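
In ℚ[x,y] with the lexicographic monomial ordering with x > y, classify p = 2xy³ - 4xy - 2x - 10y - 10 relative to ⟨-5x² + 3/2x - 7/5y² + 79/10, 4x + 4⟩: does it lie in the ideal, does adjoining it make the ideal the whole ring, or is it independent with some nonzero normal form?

First compute the reduced Gröbner basis of I by Buchberger's algorithm.
f_1 = -5x² + 3/2x - 7/5y² + 79/10, LT = x².
f_2 = 4x + 4, LT = x.

S(f_1,f_2): lcm = x². S = -13/10x + 7/25y² - 79/50.
  leading term x: subtract (-13/40)·f_2 from -13/10x + 7/25y² - 79/50 → 7/25y² - 7/25
  leading term y²: no divisor's leading term divides it; move 7/25y² to the remainder.
  leading term 1: no divisor's leading term divides it; move -7/25 to the remainder.
  remainder 7/25y² - 7/25 ≠ 0; add h_3 = 7/25y² - 7/25 to the basis.

The other S-polynomials (S(f_1,h_3), S(f_2,h_3)) all reduce to 0 modulo the current basis, so we have a Gröbner basis.
Inter-reduce: drop elements whose leading term is divisible by another's, tail-reduce, and make monic.
Reduced Gröbner basis: {x + 1, y² - 1}.
Label its elements g_1 = x + 1, g_2 = y² - 1.

Reduce p = 2xy³ - 4xy - 2x - 10y - 10 modulo G:
  leading term xy³: subtract (2y³)·g_1 from 2xy³ - 4xy - 2x - 10y - 10 → -4xy - 2x - 2y³ - 10y - 10
  leading term xy: subtract (-4y)·g_1 from -4xy - 2x - 2y³ - 10y - 10 → -2x - 2y³ - 6y - 10
  leading term x: subtract (-2)·g_1 from -2x - 2y³ - 6y - 10 → -2y³ - 6y - 8
  leading term y³: subtract (-2y)·g_2 from -2y³ - 6y - 8 → -8y - 8
  leading term y: no divisor's leading term divides it; move -8y to the remainder.
  leading term 1: no divisor's leading term divides it; move -8 to the remainder.
  normal form = -8y - 8.
The normal form is nonzero, so p ∉ I. Since p minus its normal form lies in I, I + (p) = I + (r) where r = -8y - 8; decide whether this ideal is the whole ring.
Run Buchberger on G together with r (pairs among the g_i already reduce to 0 since G is a Gröbner basis):
g_1 = x + 1, LT = x.
g_2 = y² - 1, LT = y².
r = -8y - 8, LT = y.

The S-polynomials (S(g_1,g_2), S(g_1,r), S(g_2,r)) all reduce to 0 modulo the current basis, so we have a Gröbner basis.
Inter-reduce: drop elements whose leading term is divisible by another's, tail-reduce, and make monic.
Reduced Gröbner basis: {x + 1, y + 1}.
The reduced Gröbner basis of I + (p) is {x + 1, y + 1} ≠ {1}, a proper ideal, so the enlarged system stays consistent: p is independent of I, with normal form -8y - 8.

2xy³ - 4xy - 2x - 10y - 10 is independent of I; its normal form modulo I is -8y - 8.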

ACTION ITEM —
Return all of the data above exactly, leaving out no line.

YOUR SOLUTION —
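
In ℚ[x,y] with the lexicographic monomial ordering with x > y, classify p = 2xy³ - 4xy - 2x - 10y - 10 relative to ⟨-5x² + 3/2x - 7/5y² + 79/10, 4x + 4⟩: does it lie in the ideal, does adjoining it make the ideal the whole ring, or is it independent with some nonzero normal form?

First compute the reduced Gröbner basis of I by Buchberger's algorithm.
f_1 = -5x² + 3/2x - 7/5y² + 79/10, LT = x².
f_2 = 4x + 4, LT = x.

S(f_1,f_2): lcm = x². S = -13/10x + 7/25y² - 79/50.
  leading term x: subtract (-13/40)·f_2 from -13/10x + 7/25y² - 79/50 → 7/25y² - 7/25
  leading term y²: no divisor's leading term divides it; move 7/25y² to the remainder.
  leading term 1: no divisor's leading term divides it; move -7/25 to the remainder.
  remainder 7/25y² - 7/25 ≠ 0; add h_3 = 7/25y² - 7/25 to the basis.

The other S-polynomials (S(f_1,h_3), S(f_2,h_3)) all reduce to 0 modulo the current basis, so we have a Gröbner basis.
Inter-reduce: drop elements whose leading term is divisible by another's, tail-reduce, and make monic.
Reduced Gröbner basis: {x + 1, y² - 1}.
Label its elements g_1 = x + 1, g_2 = y² - 1.

Reduce p = 2xy³ - 4xy - 2x - 10y - 10 modulo G:
  leading term xy³: subtract (2y³)·g_1 from 2xy³ - 4xy - 2x - 10y - 10 → -4xy - 2x - 2y³ - 10y - 10
  leading term xy: subtract (-4y)·g_1 from -4xy - 2x - 2y³ - 10y - 10 → -2x - 2y³ - 6y - 10
  leading term x: subtract (-2)·g_1 from -2x - 2y³ - 6y - 10 → -2y³ - 6y - 8
  leading term y³: subtract (-2y)·g_2 from -2y³ - 6y - 8 → -8y - 8
  leading term y: no divisor's leading term divides it; move -8y to the remainder.
  leading term 1: no divisor's leading term divides it; move -8 to the remainder.
  normal form = -8y - 8.
The normal form is nonzero, so p ∉ I. Since p minus its normal form lies in I, I + (p) = I + (r) where r = -8y - 8; decide whether this ideal is the whole ring.
Run Buchberger on G together with r (pairs among the g_i already reduce to 0 since G is a Gröbner basis):
g_1 = x + 1, LT = x.
g_2 = y² - 1, LT = y².
r = -8y - 8, LT = y.

The S-polynomials (S(g_1,g_2), S(g_1,r), S(g_2,r)) all reduce to 0 modulo the current basis, so we have a Gröbner basis.
Inter-reduce: drop elements whose leading term is divisible by another's, tail-reduce, and make monic.
Reduced Gröbner basis: {x + 1, y + 1}.
The reduced Gröbner basis of I + (p) is {x + 1, y + 1} ≠ {1}, a proper ideal, so the enlarged system stays consistent: p is independent of I, with normal form -8y - 8.

2xy³ - 4xy - 2x - 10y - 10 is independent of I; its normal form modulo I is -8y - 8.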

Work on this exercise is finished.